Data excerpts

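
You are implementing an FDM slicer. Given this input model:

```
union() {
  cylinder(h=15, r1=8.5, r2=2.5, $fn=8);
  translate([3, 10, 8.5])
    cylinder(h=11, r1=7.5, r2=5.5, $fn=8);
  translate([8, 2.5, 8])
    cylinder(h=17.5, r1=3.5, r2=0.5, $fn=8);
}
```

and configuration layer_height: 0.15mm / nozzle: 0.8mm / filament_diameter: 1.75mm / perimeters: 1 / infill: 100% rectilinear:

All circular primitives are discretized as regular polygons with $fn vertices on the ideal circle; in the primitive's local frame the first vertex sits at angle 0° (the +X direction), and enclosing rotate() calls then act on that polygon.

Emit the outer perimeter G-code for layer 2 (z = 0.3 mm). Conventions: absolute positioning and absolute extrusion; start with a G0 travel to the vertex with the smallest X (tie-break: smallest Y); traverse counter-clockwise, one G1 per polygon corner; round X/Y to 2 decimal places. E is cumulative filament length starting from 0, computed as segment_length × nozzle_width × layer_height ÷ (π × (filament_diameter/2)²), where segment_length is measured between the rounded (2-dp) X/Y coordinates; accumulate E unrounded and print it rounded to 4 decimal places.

G0 X-8.38 Y0.00 Z0.30
G1 X-5.93 Y-5.93 E0.3201
G1 X0.00 Y-8.38 E0.6402
G1 X5.93 Y-5.93 E0.9603
G1 X8.38 Y0.00 E1.2804
G1 X5.93 Y5.93 E1.6005
G1 X0.00 Y8.38 E1.9206
G1 X-5.93 Y5.93 E2.2407
G1 X-8.38 Y0.00 E2.5608

At z = 0.3 mm: the cone contributes a regular 8-gon of circumradius 8.380 (interpolated between r1=8.5 and r2=2.5 at t=0.020); the cone at (3, 10) is absent (z outside [8.5, 19.5]); the cone at (8, 2.5) does not reach this height (z outside [8, 25.5]); Combining (union): only the cone is present, so the union is just that shape — 1 connected region. The outline is a single polygon with 8 vertices. Extrusion per mm of travel: 0.8 × 0.15 / (π × 0.875²) = 0.049890. Accumulating E over each segment gives final E = 2.5608.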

Work to be completed
Every record must be repeated precisely and in full.

Result of the exercise
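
You are implementing an FDM slicer. Given this input model:

```
union() {
  cylinder(h=15, r1=8.5, r2=2.5, $fn=8);
  translate([3, 10, 8.5])
    cylinder(h=11, r1=7.5, r2=5.5, $fn=8);
  translate([8, 2.5, 8])
    cylinder(h=17.5, r1=3.5, r2=0.5, $fn=8);
}
```

and configuration layer_height: 0.15mm / nozzle: 0.8mm / filament_diameter: 1.75mm / perimeters: 1 / infill: 100% rectilinear:

All circular primitives are discretized as regular polygons with $fn vertices on the ideal circle; in the primitive's local frame the first vertex sits at angle 0° (the +X direction), and enclosing rotate() calls then act on that polygon.

Emit the outer perimeter G-code for layer 2 (z = 0.3 mm). Conventions: absolute positioning and absolute extrusion; start with a G0 travel to the vertex with the smallest X (tie-break: smallest Y); traverse counter-clockwise, one G1 per polygon corner; round X/Y to 2 decimal places. E is cumulative filament length starting from 0, computed as segment_length × nozzle_width × layer_height ÷ (π × (filament_diameter/2)²), where segment_length is measured between the rounded (2-dp) X/Y coordinates; accumulate E unrounded and print it rounded to 4 decimal places.

G0 X-8.38 Y0.00 Z0.30
G1 X-5.93 Y-5.93 E0.3201
G1 X0.00 Y-8.38 E0.6402
G1 X5.93 Y-5.93 E0.9603
G1 X8.38 Y0.00 E1.2804
G1 X5.93 Y5.93 E1.6005
G1 X0.00 Y8.38 E1.9206
G1 X-5.93 Y5.93 E2.2407
G1 X-8.38 Y0.00 E2.5608

At z = 0.3 mm: the cone contributes a regular 8-gon of circumradius 8.380 (interpolated between r1=8.5 and r2=2.5 at t=0.020); the cone at (3, 10) is absent (z outside [8.5, 19.5]); the cone at (8, 2.5) does not reach this height (z outside [8, 25.5]); Combining (union): only the cone is present, so the union is just that shape — 1 connected region. The outline is a single polygon with 8 vertices. Extrusion per mm of travel: 0.8 × 0.15 / (π × 0.875²) = 0.049890. Accumulating E over each segment gives final E = 2.5608.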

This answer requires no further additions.